▶ DATA RECORDS:
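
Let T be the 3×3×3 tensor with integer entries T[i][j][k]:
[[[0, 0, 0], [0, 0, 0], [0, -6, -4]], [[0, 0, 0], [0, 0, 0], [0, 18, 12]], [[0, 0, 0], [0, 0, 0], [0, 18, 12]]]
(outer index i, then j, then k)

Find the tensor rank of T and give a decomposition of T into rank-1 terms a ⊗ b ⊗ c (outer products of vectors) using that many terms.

Lower bound: T ≠ 0 (e.g. T[0,2,1] = -6), so rank(T) ≥ 1.
Upper bound: if T = a ⊗ b ⊗ c then every fibre of T is a multiple of the corresponding factor, so read the factors off the fibres through the nonzero entry T[0,2,1] = -6.
The mode-1 fibre T[:,2,1] = [-6, 18, 18] gives a = (1, -3, -3) (primitive direction); the mode-2 fibre T[0,:,1] = [0, 0, -6] gives b = (0, 0, 1); then c[k] = T[0,2,k] / (a[0]·b[2]) = [0, -6, -4] / 1 = (0, -6, -4).
Expanding (1, -3, -3) ⊗ (0, 0, 1) ⊗ (0, -6, -4) reproduces all 27 entries of T, so T = (1, -3, -3) ⊗ (0, 0, 1) ⊗ (0, -6, -4) and rank(T) ≤ 1.
These bounds meet, so rank(T) = 1.
Check entry T[2,2,2] = 12: (-3)·(1)·(-4) = 12.

rank(T) = 1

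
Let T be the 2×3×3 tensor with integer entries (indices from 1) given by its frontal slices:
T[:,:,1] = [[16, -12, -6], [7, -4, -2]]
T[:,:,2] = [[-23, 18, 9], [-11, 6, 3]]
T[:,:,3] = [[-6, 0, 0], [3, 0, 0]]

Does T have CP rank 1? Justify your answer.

The mode-3 unfolding of T (rows indexed by k, columns by (i,j) = (1,1), (1,2), (1,3), (2,1), (2,2), (2,3)) is [[16, -12, -6, 7, -4, -2], [-23, 18, 9, -11, 6, 3], [-6, 0, 0, 3, 0, 0]].
There the 2×2 minor on rows k ∈ {1, 2}, columns (i,j) ∈ {(1,1), (1,2)} is det [[16, -12], [-23, 18]] = 12 ≠ 0, so this unfolding has rank ≥ 2; CP rank is at least every unfolding rank, so rank(T) ≥ 2.
In particular rank(T) ≥ 2 > 1, so T is not rank-1.

No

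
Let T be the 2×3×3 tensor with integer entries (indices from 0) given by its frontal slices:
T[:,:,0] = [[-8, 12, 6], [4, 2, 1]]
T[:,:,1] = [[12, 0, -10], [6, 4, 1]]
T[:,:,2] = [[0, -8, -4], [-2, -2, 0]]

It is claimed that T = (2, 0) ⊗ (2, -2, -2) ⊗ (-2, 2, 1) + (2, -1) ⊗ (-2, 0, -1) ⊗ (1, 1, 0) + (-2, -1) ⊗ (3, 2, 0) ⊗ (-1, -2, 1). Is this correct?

Reconstruct entry (0,0,0) from the claimed factors: Σₗ aₗ[0]bₗ[0]cₗ[0] = (2)·(2)·(-2) + (2)·(-2)·(1) + (-2)·(3)·(-1) = -6, but T[0,0,0] = -8. The claim is false.

No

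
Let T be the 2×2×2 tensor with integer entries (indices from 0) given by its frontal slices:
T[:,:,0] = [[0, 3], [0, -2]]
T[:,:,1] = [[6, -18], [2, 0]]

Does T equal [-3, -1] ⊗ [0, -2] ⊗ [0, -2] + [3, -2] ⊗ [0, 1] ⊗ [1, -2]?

No

Reconstruct entry (0,0,1) from the claimed factors: Σₗ aₗ[0]bₗ[0]cₗ[1] = (-3)·(0)·(-2) + (3)·(0)·(-2) = 0, but T[0,0,1] = 6. The claim is false.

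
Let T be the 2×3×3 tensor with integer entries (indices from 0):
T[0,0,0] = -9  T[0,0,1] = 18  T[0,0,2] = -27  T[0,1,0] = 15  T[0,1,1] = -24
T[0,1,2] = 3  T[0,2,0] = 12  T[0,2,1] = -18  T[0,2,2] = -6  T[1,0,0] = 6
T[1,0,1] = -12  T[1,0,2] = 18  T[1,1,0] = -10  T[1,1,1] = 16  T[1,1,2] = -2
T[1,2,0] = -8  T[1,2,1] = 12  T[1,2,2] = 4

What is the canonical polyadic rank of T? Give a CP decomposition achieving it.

Lower bound: in the mode-2 unfolding of T (rows indexed by j, columns by (i,k)) the 2×2 minor on rows j ∈ {0, 1}, columns (i,k) ∈ {(0,0), (0,1)} is det [[-9, 18], [15, -24]] = -54 ≠ 0, so that unfolding has rank ≥ 2 and hence rank(T) ≥ 2 (CP rank is at least every unfolding rank, though it can be larger).
Upper bound: T[i,:,:] = a[i]·M for every slice, with a = [3, -2] and M = [[-3, 6, -9], [5, -8, 1], [4, -6, -2]] (rows j, columns k).
The rows of M satisfy (row 0) = −3·(row 1) + 3·(row 2), so splitting by rows, M = [-3, 1, 0][5, -8, 1]ᵀ + [3, 0, 1][4, -6, -2]ᵀ.
Hence T = [3, -2] ⊗ [-3, 1, 0] ⊗ [5, -8, 1] + [3, -2] ⊗ [3, 0, 1] ⊗ [4, -6, -2], so rank(T) ≤ 2.
These bounds meet, so rank(T) = 2.

rank(T) = 2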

▶ INSTRUCTIONS FOR THE TASK:
Copy the records above exactly as written.

▶ EXERCISE ANSWER:
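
Let T be the 3×3×3 tensor with integer entries T[i][j][k]:
[[[0, 0, 0], [0, 0, 0], [0, -6, -4]], [[0, 0, 0], [0, 0, 0], [0, 18, 12]], [[0, 0, 0], [0, 0, 0], [0, 18, 12]]]
(outer index i, then j, then k)

Find the tensor rank of T and give a decomposition of T into rank-1 terms a ⊗ b ⊗ c (outer products of vectors) using that many terms.

Lower bound: T ≠ 0 (e.g. T[0,2,1] = -6), so rank(T) ≥ 1.
Upper bound: if T = a ⊗ b ⊗ c then every fibre of T is a multiple of the corresponding factor, so read the factors off the fibres through the nonzero entry T[0,2,1] = -6.
The mode-1 fibre T[:,2,1] = [-6, 18, 18] gives a = (1, -3, -3) (primitive direction); the mode-2 fibre T[0,:,1] = [0, 0, -6] gives b = (0, 0, 1); then c[k] = T[0,2,k] / (a[0]·b[2]) = [0, -6, -4] / 1 = (0, -6, -4).
Expanding (1, -3, -3) ⊗ (0, 0, 1) ⊗ (0, -6, -4) reproduces all 27 entries of T, so T = (1, -3, -3) ⊗ (0, 0, 1) ⊗ (0, -6, -4) and rank(T) ≤ 1.
These bounds meet, so rank(T) = 1.
Check entry T[2,2,2] = 12: (-3)·(1)·(-4) = 12.

rank(T) = 1

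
Let T be the 2×3×3 tensor with integer entries (indices from 1) given by its frontal slices:
T[:,:,1] = [[16, -12, -6], [7, -4, -2]]
T[:,:,2] = [[-23, 18, 9], [-11, 6, 3]]
T[:,:,3] = [[-6, 0, 0], [3, 0, 0]]

Does T have CP rank 1? Justify your answer.

The mode-3 unfolding of T (rows indexed by k, columns by (i,j) = (1,1), (1,2), (1,3), (2,1), (2,2), (2,3)) is [[16, -12, -6, 7, -4, -2], [-23, 18, 9, -11, 6, 3], [-6, 0, 0, 3, 0, 0]].
There the 2×2 minor on rows k ∈ {1, 2}, columns (i,j) ∈ {(1,1), (1,2)} is det [[16, -12], [-23, 18]] = 12 ≠ 0, so this unfolding has rank ≥ 2; CP rank is at least every unfolding rank, so rank(T) ≥ 2.
In particular rank(T) ≥ 2 > 1, so T is not rank-1.

No

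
Let T be the 2×3×3 tensor with integer entries (indices from 0) given by its frontal slices:
T[:,:,0] = [[-8, 12, 6], [4, 2, 1]]
T[:,:,1] = [[12, 0, -10], [6, 4, 1]]
T[:,:,2] = [[0, -8, -4], [-2, -2, 0]]

It is claimed that T = (2, 0) ⊗ (2, -2, -2) ⊗ (-2, 2, 1) + (2, -1) ⊗ (-2, 0, -1) ⊗ (1, 1, 0) + (-2, -1) ⊗ (3, 2, 0) ⊗ (-1, -2, 1). Is this correct?

Reconstruct entry (0,0,0) from the claimed factors: Σₗ aₗ[0]bₗ[0]cₗ[0] = (2)·(2)·(-2) + (2)·(-2)·(1) + (-2)·(3)·(-1) = -6, but T[0,0,0] = -8. The claim is false.

No

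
Let T be the 2×2×2 tensor with integer entries (indices from 0) given by its frontal slices:
T[:,:,0] = [[0, 3], [0, -2]]
T[:,:,1] = [[6, -18], [2, 0]]

Does T equal [-3, -1] ⊗ [0, -2] ⊗ [0, -2] + [3, -2] ⊗ [0, 1] ⊗ [1, -2]?

No

Reconstruct entry (0,0,1) from the claimed factors: Σₗ aₗ[0]bₗ[0]cₗ[1] = (-3)·(0)·(-2) + (3)·(0)·(-2) = 0, but T[0,0,1] = 6. The claim is false.

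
Let T be the 2×3×3 tensor with integer entries (indices from 0):
T[0,0,0] = -9  T[0,0,1] = 18  T[0,0,2] = -27  T[0,1,0] = 15  T[0,1,1] = -24
T[0,1,2] = 3  T[0,2,0] = 12  T[0,2,1] = -18  T[0,2,2] = -6  T[1,0,0] = 6
T[1,0,1] = -12  T[1,0,2] = 18  T[1,1,0] = -10  T[1,1,1] = 16  T[1,1,2] = -2
T[1,2,0] = -8  T[1,2,1] = 12  T[1,2,2] = 4

What is the canonical polyadic rank of T? Give a CP decomposition achieving it.

Lower bound: in the mode-2 unfolding of T (rows indexed by j, columns by (i,k)) the 2×2 minor on rows j ∈ {0, 1}, columns (i,k) ∈ {(0,0), (0,1)} is det [[-9, 18], [15, -24]] = -54 ≠ 0, so that unfolding has rank ≥ 2 and hence rank(T) ≥ 2 (CP rank is at least every unfolding rank, though it can be larger).
Upper bound: T[i,:,:] = a[i]·M for every slice, with a = [3, -2] and M = [[-3, 6, -9], [5, -8, 1], [4, -6, -2]] (rows j, columns k).
The rows of M satisfy (row 0) = −3·(row 1) + 3·(row 2), so splitting by rows, M = [-3, 1, 0][5, -8, 1]ᵀ + [3, 0, 1][4, -6, -2]ᵀ.
Hence T = [3, -2] ⊗ [-3, 1, 0] ⊗ [5, -8, 1] + [3, -2] ⊗ [3, 0, 1] ⊗ [4, -6, -2], so rank(T) ≤ 2.
These bounds meet, so rank(T) = 2.

rank(T) = 2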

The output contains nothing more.